Records drawn from a dataset
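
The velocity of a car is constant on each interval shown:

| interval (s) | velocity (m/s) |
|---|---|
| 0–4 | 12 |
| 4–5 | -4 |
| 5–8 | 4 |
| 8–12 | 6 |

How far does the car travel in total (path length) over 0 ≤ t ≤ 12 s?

Total distance travelled is ∫|v| dt — sum the magnitudes of each area piece.
0–4 s: |12| × 4 = 48 m
4–5 s: |-4| × 1 = 4 m
5–8 s: |4| × 3 = 12 m
8–12 s: |6| × 4 = 24 m
Total distance = 88 m

88 m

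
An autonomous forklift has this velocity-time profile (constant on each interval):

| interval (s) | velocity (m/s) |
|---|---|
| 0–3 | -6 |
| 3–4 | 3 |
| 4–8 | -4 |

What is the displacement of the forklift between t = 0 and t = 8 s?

Net displacement equals the area under the velocity-time graph (areas below the axis count negative).
0–3 s: -6 × 3 = -18 m
3–4 s: 3 × 1 = 3 m
4–8 s: -4 × 4 = -16 m
Net displacement = -31 m

-31 m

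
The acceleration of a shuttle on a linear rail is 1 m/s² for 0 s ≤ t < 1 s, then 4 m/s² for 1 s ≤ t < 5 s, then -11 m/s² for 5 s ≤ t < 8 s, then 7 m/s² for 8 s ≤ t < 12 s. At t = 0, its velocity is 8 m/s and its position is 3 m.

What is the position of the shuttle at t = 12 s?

129 m

On each constant-a segment, Δv = aΔt and Δx = v₀Δt + ½aΔt²; chain segment to segment.
0–1 s: v starts 8 m/s; Δx = 8·1 + ½·1·1² = 8.5 m; v ends 9 m/s.
1–5 s: v starts 9 m/s; Δx = 9·4 + ½·4·4² = 68 m; v ends 25 m/s.
5–8 s: v starts 25 m/s; Δx = 25·3 + ½·-11·3² = 25.5 m; v ends -8 m/s.
8–12 s: v starts -8 m/s; Δx = -8·4 + ½·7·4² = 24 m; v ends 20 m/s.
x(12) = 3 + Σ Δx = 129 m.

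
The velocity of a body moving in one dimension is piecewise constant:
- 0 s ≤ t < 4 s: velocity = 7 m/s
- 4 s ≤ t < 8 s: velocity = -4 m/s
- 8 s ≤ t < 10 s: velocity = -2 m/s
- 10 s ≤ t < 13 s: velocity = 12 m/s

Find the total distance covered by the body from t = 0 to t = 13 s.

84 m

Distance (not displacement) is the total path length: add the absolute areas under v-t.
0–4 s: |7| × 4 = 28 m
4–8 s: |-4| × 4 = 16 m
8–10 s: |-2| × 2 = 4 m
10–13 s: |12| × 3 = 36 m
Total distance = 84 m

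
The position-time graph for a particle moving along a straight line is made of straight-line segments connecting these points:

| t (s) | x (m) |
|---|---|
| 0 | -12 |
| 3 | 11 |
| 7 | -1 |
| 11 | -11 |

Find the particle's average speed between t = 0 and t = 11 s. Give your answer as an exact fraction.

Average speed = (total path length)/(elapsed time); on a piecewise-linear x-t graph the path length is Σ|Δx|.
0–3 s: |Δx| = |11 − -12| = 23 m
3–7 s: |Δx| = |-1 − 11| = 12 m
7–11 s: |Δx| = |-11 − -1| = 10 m
Total path = 45 m; average speed = 45/11 = 45/11 m/s.

45/11 m/s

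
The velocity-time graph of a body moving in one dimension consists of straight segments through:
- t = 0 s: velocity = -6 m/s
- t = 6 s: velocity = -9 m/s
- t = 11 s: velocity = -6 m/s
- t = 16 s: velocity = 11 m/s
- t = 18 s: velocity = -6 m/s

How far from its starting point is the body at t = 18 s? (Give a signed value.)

Net displacement equals the area under the velocity-time graph (areas below the axis count negative).
0–6 s: ½(-6 + -9)(6) = -45 m
6–11 s: ½(-9 + -6)(5) = -37.5 m
11–16 s: ½(-6 + 11)(5) = 12.5 m
16–18 s: ½(11 + -6)(2) = 5 m
Net displacement = -65 m

-65 m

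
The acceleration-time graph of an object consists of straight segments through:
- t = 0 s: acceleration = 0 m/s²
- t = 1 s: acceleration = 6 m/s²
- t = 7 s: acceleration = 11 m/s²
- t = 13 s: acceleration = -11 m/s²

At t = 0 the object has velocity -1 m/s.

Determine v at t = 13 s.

53 m/s

Δv equals the area under the a-t graph; then v = v₀ + Δv.
0–1 s: ½(0 + 6)(1) = 3 m/s
1–7 s: ½(6 + 11)(6) = 51 m/s
7–13 s: ½(11 + -11)(6) = 0 m/s
Δv = 54 m/s, so v(13) = -1 + (54) = 53 m/s.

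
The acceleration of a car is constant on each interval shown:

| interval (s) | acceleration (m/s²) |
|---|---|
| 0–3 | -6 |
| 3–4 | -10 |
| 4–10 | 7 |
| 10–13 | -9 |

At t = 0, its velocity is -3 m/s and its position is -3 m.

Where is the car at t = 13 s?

On each constant-a segment, Δv = aΔt and Δx = v₀Δt + ½aΔt²; chain segment to segment.
0–3 s: v starts -3 m/s; Δx = -3·3 + ½·-6·3² = -36 m; v ends -21 m/s.
3–4 s: v starts -21 m/s; Δx = -21·1 + ½·-10·1² = -26 m; v ends -31 m/s.
4–10 s: v starts -31 m/s; Δx = -31·6 + ½·7·6² = -60 m; v ends 11 m/s.
10–13 s: v starts 11 m/s; Δx = 11·3 + ½·-9·3² = -7.5 m; v ends -16 m/s.
x(13) = -3 + Σ Δx = -132.5 m.

-132.5 m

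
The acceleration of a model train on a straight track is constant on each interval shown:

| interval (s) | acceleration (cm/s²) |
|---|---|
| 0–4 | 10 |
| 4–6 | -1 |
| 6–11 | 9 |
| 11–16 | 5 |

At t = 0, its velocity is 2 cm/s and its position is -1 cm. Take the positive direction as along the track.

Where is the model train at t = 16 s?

On each constant-a segment, Δv = aΔt and Δx = v₀Δt + ½aΔt²; chain segment to segment.
0–4 s: v starts 2 cm/s; Δx = 2·4 + ½·10·4² = 88 cm; v ends 42 cm/s.
4–6 s: v starts 42 cm/s; Δx = 42·2 + ½·-1·2² = 82 cm; v ends 40 cm/s.
6–11 s: v starts 40 cm/s; Δx = 40·5 + ½·9·5² = 312.5 cm; v ends 85 cm/s.
11–16 s: v starts 85 cm/s; Δx = 85·5 + ½·5·5² = 487.5 cm; v ends 110 cm/s.
x(16) = -1 + Σ Δx = 969 cm.

969 cm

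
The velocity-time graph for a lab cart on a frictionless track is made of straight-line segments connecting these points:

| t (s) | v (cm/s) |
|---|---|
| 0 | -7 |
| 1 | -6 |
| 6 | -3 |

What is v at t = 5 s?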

Instructions to follow
In the entries above, identify every line with the word "acceleration". Copy those lines.

Your response
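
The acceleration of a shuttle on a linear rail is 1 m/s² for 0 s ≤ t < 1 s, then 4 m/s² for 1 s ≤ t < 5 s, then -11 m/s² for 5 s ≤ t < 8 s, then 7 m/s² for 8 s ≤ t < 12 s. At t = 0, its velocity is 8 m/s and its position is 3 m.
The acceleration-time graph of an object consists of straight segments through:
- t = 0 s: acceleration = 0 m/s²
- t = 1 s: acceleration = 6 m/s²
- t = 7 s: acceleration = 11 m/s²
- t = 13 s: acceleration = -11 m/s²
The acceleration of a car is constant on each interval shown:
| interval (s) | acceleration (m/s²) |
The acceleration of a model train on a straight track is constant on each interval shown:
| interval (s) | acceleration (cm/s²) |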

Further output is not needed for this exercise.